- Work to complete: Write out again, exactly, the lines below starting at the one with "A reaction is" and ending at the one with "Consider the decomposition of NOCl".
::::::
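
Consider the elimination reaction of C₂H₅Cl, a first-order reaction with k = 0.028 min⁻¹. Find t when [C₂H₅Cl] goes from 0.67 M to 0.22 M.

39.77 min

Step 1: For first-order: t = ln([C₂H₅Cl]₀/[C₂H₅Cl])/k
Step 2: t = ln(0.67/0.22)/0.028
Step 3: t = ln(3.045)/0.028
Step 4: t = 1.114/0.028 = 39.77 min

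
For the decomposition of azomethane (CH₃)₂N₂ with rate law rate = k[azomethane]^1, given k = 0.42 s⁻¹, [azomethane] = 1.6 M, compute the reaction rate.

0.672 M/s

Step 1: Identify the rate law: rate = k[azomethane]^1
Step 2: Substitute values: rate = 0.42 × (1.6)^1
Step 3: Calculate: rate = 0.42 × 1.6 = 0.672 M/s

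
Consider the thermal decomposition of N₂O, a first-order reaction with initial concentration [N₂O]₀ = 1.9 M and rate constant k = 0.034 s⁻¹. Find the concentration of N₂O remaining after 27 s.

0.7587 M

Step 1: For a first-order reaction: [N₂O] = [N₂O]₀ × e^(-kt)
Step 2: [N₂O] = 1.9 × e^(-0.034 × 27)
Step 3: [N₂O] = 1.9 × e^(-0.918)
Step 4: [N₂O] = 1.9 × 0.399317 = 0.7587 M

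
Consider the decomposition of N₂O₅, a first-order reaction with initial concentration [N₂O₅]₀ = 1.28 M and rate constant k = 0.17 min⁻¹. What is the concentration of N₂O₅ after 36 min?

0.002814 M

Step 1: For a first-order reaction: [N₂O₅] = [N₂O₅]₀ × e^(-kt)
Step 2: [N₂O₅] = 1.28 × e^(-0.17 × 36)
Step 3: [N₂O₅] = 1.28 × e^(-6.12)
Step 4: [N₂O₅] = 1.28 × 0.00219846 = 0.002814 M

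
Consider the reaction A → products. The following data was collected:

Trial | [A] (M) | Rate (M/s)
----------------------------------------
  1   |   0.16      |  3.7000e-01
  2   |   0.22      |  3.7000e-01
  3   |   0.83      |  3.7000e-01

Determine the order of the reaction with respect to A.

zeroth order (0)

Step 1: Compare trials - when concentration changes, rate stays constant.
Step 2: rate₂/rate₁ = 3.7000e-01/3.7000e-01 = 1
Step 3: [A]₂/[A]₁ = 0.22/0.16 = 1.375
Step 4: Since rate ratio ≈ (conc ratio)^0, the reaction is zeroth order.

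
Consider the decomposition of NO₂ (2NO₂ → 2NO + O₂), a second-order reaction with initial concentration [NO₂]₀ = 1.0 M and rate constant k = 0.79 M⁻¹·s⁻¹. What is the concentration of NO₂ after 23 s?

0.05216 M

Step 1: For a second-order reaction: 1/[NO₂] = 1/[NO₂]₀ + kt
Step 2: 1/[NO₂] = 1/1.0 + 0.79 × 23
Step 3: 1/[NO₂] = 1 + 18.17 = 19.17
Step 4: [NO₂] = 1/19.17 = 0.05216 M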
::::::
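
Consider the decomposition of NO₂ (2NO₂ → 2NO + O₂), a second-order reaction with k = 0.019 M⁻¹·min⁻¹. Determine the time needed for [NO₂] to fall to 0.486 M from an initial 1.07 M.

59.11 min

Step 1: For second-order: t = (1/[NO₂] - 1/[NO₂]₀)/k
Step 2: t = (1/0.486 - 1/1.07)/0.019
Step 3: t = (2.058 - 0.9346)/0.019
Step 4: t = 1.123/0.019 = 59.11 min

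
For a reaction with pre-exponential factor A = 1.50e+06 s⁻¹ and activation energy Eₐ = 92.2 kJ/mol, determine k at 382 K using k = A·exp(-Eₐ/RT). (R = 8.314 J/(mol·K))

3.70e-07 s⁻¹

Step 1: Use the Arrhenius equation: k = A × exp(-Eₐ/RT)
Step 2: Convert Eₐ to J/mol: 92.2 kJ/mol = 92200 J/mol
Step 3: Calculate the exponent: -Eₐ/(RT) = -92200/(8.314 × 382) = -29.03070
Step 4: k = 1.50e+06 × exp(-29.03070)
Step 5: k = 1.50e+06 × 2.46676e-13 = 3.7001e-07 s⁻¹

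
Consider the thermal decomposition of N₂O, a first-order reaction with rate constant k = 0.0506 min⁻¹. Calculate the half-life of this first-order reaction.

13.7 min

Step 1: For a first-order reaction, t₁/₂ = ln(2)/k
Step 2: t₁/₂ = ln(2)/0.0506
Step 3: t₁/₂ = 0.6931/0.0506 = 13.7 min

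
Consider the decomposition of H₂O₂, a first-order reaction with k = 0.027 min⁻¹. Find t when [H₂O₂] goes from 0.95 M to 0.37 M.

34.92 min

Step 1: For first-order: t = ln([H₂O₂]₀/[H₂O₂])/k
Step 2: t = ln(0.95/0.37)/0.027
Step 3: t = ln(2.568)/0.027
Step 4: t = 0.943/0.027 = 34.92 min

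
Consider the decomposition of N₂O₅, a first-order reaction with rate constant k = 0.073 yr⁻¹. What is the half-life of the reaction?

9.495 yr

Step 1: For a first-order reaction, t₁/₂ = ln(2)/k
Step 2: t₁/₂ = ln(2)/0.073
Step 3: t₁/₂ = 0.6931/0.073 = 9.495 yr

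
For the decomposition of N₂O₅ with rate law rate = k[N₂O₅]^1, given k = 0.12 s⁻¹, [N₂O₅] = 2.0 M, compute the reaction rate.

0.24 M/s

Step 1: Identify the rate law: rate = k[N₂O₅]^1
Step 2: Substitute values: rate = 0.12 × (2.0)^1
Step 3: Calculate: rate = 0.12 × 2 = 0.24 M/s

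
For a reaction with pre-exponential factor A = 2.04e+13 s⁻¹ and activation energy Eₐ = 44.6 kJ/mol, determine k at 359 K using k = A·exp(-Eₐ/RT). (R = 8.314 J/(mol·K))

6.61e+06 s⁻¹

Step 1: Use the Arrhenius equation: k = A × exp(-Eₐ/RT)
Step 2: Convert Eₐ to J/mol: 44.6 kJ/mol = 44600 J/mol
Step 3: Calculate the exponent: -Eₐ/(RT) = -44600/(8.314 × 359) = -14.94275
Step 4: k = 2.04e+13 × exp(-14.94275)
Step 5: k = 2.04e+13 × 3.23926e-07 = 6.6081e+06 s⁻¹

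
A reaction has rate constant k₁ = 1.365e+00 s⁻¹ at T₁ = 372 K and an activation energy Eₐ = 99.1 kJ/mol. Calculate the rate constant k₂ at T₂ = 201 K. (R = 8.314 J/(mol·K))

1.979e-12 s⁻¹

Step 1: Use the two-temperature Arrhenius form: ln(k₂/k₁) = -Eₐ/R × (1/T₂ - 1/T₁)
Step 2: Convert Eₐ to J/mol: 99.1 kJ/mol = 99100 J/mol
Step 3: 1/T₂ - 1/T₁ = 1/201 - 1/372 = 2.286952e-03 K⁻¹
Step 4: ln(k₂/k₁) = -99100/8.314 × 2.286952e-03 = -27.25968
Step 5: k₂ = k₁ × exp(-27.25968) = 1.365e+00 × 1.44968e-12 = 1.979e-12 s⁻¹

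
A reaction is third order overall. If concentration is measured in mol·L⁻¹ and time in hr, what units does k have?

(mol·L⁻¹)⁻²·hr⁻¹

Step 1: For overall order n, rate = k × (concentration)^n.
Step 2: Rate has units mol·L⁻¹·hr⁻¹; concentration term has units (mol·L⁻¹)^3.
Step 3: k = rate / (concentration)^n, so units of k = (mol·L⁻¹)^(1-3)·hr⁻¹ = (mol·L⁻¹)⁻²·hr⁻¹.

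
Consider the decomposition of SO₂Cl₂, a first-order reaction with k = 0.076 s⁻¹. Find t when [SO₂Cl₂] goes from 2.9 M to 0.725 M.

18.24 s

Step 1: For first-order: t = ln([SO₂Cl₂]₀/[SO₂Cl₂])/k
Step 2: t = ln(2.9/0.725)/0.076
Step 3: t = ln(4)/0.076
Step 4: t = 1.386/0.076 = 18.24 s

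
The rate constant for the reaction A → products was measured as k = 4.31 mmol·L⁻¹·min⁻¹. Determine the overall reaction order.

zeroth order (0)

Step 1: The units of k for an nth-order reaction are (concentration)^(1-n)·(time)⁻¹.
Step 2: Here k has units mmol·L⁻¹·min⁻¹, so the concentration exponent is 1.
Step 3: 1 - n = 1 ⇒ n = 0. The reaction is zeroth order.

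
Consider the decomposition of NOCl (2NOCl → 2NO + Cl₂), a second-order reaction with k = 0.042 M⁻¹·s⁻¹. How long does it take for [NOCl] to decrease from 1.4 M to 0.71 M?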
::::::
- Output of the exercise:
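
A reaction is third order overall. If concentration is measured in mol·L⁻¹ and time in hr, what units does k have?

(mol·L⁻¹)⁻²·hr⁻¹

Step 1: For overall order n, rate = k × (concentration)^n.
Step 2: Rate has units mol·L⁻¹·hr⁻¹; concentration term has units (mol·L⁻¹)^3.
Step 3: k = rate / (concentration)^n, so units of k = (mol·L⁻¹)^(1-3)·hr⁻¹ = (mol·L⁻¹)⁻²·hr⁻¹.

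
Consider the decomposition of SO₂Cl₂, a first-order reaction with k = 0.076 s⁻¹. Find t when [SO₂Cl₂] goes from 2.9 M to 0.725 M.

18.24 s

Step 1: For first-order: t = ln([SO₂Cl₂]₀/[SO₂Cl₂])/k
Step 2: t = ln(2.9/0.725)/0.076
Step 3: t = ln(4)/0.076
Step 4: t = 1.386/0.076 = 18.24 s

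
The rate constant for the reaction A → products was measured as k = 4.31 mmol·L⁻¹·min⁻¹. Determine the overall reaction order.

zeroth order (0)

Step 1: The units of k for an nth-order reaction are (concentration)^(1-n)·(time)⁻¹.
Step 2: Here k has units mmol·L⁻¹·min⁻¹, so the concentration exponent is 1.
Step 3: 1 - n = 1 ⇒ n = 0. The reaction is zeroth order.

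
Consider the decomposition of NOCl (2NOCl → 2NO + Cl₂), a second-order reaction with k = 0.042 M⁻¹·s⁻¹. How long does it take for [NOCl] to decrease from 1.4 M to 0.71 M?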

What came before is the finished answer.